[Source records]

Segment Open

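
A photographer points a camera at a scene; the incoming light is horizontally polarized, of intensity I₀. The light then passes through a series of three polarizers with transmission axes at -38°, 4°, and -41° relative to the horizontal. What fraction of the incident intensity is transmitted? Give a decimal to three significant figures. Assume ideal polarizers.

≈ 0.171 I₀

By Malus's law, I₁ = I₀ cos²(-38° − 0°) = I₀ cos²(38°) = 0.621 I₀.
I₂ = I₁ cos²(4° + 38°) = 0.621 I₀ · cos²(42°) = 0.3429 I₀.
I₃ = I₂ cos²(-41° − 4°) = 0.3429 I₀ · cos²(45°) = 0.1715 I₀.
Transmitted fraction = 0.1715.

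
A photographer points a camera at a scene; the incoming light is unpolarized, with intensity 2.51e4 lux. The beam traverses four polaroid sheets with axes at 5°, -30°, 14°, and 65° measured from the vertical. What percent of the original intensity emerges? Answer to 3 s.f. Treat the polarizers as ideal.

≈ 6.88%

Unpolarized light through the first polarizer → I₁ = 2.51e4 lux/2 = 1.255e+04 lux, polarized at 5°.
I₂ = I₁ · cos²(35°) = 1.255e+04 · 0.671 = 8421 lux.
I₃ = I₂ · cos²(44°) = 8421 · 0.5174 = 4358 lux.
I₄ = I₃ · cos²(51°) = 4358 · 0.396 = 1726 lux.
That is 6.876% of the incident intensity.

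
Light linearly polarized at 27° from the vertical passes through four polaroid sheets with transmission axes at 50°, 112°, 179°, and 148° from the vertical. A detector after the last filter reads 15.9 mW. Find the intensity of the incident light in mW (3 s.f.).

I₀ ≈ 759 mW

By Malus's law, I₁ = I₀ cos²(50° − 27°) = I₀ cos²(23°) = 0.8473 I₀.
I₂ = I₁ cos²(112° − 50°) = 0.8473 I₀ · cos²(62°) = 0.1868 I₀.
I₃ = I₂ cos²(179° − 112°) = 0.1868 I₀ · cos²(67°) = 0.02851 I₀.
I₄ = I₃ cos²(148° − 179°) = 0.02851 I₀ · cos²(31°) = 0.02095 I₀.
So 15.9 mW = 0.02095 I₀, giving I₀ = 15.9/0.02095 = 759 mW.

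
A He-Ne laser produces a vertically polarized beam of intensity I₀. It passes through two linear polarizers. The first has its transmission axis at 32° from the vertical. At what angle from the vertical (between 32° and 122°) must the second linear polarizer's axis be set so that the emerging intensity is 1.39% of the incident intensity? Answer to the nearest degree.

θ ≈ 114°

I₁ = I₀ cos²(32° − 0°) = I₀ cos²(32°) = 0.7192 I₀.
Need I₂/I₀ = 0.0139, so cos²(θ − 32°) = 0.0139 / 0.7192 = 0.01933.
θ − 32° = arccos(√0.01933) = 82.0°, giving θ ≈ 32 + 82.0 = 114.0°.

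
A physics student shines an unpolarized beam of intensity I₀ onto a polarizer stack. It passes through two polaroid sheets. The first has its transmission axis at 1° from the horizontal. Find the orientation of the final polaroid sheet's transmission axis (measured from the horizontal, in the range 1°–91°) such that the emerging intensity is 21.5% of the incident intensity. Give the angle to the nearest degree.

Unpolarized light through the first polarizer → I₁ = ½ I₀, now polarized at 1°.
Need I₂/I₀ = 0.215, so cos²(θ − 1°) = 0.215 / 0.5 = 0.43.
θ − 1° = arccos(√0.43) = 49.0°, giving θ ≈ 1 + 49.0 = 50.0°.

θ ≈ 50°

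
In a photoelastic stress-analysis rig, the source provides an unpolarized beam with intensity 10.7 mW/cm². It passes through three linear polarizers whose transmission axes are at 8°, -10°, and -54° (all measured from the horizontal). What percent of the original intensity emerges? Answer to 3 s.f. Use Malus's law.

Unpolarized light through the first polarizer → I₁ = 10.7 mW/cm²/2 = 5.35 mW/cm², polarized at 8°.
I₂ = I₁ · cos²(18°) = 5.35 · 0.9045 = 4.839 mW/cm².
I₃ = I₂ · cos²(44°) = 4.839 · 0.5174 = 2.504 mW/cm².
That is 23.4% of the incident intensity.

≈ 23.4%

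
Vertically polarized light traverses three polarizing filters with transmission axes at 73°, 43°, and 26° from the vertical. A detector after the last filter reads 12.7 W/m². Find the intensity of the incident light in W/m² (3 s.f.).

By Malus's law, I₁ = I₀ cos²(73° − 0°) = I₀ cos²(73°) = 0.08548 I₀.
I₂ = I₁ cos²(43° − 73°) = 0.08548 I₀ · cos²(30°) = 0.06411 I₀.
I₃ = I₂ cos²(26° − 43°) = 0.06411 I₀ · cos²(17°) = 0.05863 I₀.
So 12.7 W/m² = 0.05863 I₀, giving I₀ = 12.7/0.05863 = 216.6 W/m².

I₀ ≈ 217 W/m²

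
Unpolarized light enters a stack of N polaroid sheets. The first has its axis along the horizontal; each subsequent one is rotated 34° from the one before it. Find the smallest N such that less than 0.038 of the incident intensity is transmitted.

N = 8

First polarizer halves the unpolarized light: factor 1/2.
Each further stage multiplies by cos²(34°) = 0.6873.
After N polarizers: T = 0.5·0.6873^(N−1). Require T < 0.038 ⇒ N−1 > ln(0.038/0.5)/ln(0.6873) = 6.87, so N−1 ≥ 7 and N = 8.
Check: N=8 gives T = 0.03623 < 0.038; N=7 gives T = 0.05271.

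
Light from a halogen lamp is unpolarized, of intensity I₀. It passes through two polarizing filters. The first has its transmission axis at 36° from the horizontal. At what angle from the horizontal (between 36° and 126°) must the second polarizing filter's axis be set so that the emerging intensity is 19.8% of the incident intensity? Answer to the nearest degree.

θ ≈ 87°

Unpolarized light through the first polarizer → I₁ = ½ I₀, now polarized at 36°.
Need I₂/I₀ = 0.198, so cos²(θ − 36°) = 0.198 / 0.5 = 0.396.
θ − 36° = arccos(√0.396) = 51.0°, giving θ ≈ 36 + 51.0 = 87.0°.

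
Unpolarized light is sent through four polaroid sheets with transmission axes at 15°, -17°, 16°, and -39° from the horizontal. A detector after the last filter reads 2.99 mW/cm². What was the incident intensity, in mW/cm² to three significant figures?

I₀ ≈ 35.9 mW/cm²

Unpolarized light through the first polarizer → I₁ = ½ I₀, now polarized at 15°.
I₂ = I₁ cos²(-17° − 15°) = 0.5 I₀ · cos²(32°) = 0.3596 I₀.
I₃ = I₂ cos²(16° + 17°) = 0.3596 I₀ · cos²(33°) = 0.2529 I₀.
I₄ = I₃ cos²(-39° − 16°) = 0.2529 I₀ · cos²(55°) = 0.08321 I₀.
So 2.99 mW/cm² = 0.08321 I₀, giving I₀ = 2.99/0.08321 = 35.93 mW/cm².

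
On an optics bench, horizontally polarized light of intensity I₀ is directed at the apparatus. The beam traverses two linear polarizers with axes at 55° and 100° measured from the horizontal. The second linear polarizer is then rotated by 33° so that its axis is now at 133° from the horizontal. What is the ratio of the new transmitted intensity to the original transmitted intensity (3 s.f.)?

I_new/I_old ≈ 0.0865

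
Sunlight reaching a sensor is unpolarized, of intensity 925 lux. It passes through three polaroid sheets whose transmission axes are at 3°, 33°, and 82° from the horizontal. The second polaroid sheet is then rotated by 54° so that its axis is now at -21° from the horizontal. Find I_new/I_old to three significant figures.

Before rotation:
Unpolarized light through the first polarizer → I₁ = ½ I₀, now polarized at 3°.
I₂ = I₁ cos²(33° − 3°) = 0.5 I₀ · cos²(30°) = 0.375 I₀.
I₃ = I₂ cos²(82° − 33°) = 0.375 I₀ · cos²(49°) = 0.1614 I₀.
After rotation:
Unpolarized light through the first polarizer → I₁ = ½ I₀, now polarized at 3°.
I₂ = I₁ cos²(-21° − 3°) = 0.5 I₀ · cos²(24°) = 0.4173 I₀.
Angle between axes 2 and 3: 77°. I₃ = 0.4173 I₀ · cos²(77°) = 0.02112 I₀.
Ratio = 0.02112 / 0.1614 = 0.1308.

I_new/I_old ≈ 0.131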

Segment Closed

What needs to be done
With the line containing "Sunlight reaching a" as the first and the last line above as the final one, copy those lines exactly and no others.

The answer
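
Sunlight reaching a sensor is unpolarized, of intensity 925 lux. It passes through three polaroid sheets whose transmission axes are at 3°, 33°, and 82° from the horizontal. The second polaroid sheet is then rotated by 54° so that its axis is now at -21° from the horizontal. Find I_new/I_old to three significant figures.

Before rotation:
Unpolarized light through the first polarizer → I₁ = ½ I₀, now polarized at 3°.
I₂ = I₁ cos²(33° − 3°) = 0.5 I₀ · cos²(30°) = 0.375 I₀.
I₃ = I₂ cos²(82° − 33°) = 0.375 I₀ · cos²(49°) = 0.1614 I₀.
After rotation:
Unpolarized light through the first polarizer → I₁ = ½ I₀, now polarized at 3°.
I₂ = I₁ cos²(-21° − 3°) = 0.5 I₀ · cos²(24°) = 0.4173 I₀.
Angle between axes 2 and 3: 77°. I₃ = 0.4173 I₀ · cos²(77°) = 0.02112 I₀.
Ratio = 0.02112 / 0.1614 = 0.1308.

I_new/I_old ≈ 0.131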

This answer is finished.